Stored items
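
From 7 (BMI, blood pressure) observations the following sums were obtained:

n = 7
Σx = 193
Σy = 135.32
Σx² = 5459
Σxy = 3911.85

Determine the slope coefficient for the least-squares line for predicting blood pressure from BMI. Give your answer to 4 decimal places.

Sxx = Σx² − (Σx)²/n = 5459 − 5321.285714 = 137.714286
Sxy = Σxy − (Σx)(Σy)/n = 3911.85 − 3730.965714 = 180.884286
b = Sxy/Sxx = 180.884286/137.714286 = 1.313475

1.3135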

_What the task asks_
Set down every record above, word for word.

_Reply_
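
From 7 (BMI, blood pressure) observations the following sums were obtained:

n = 7
Σx = 193
Σy = 135.32
Σx² = 5459
Σxy = 3911.85

Determine the slope coefficient for the least-squares line for predicting blood pressure from BMI. Give your answer to 4 decimal places.

Sxx = Σx² − (Σx)²/n = 5459 − 5321.285714 = 137.714286
Sxy = Σxy − (Σx)(Σy)/n = 3911.85 − 3730.965714 = 180.884286
b = Sxy/Sxx = 180.884286/137.714286 = 1.313475

1.3135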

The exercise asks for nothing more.